▶ EXERCISE DIRECTIONS: Output the full listing verbatim.

▶ EXTRACTED MATERIAL:
┌────────

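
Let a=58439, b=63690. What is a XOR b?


58439 ^ 63690 = 7309

7309


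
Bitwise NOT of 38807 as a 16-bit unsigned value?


~0b1001011110010111 = 0b110100001101000 = 26728 (16-bit unsigned)

26728


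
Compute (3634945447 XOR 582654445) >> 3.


Step 1: 3634945447 ^ 582654445 = 4195501130
Step 2: 4195501130 >> 3 = 524437641

524437641


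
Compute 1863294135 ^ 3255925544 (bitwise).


0b1101111000011111001110010110111 ^ 0b11000010000100010111101100101000 = 0b10101101000111101110011110011111 = 2904483743

2904483743


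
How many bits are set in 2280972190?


0b10000111111101001101111110011110 has 21 set bits

21


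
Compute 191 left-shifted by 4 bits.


0b10111111 << 4 = 0b101111110000 = 3056

3056


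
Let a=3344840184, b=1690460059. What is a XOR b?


3344840184 ^ 1690460059 = 2744937059

2744937059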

└────────

▶ EXERCISE SOLUTION:
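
Let a=58439, b=63690. What is a XOR b?


58439 ^ 63690 = 7309

7309


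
Bitwise NOT of 38807 as a 16-bit unsigned value?


~0b1001011110010111 = 0b110100001101000 = 26728 (16-bit unsigned)

26728


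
Compute (3634945447 XOR 582654445) >> 3.


Step 1: 3634945447 ^ 582654445 = 4195501130
Step 2: 4195501130 >> 3 = 524437641

524437641


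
Compute 1863294135 ^ 3255925544 (bitwise).


0b1101111000011111001110010110111 ^ 0b11000010000100010111101100101000 = 0b10101101000111101110011110011111 = 2904483743

2904483743


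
How many bits are set in 2280972190?


0b10000111111101001101111110011110 has 21 set bits

21


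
Compute 191 left-shifted by 4 bits.


0b10111111 << 4 = 0b101111110000 = 3056

3056


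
Let a=3344840184, b=1690460059. What is a XOR b?


3344840184 ^ 1690460059 = 2744937059

2744937059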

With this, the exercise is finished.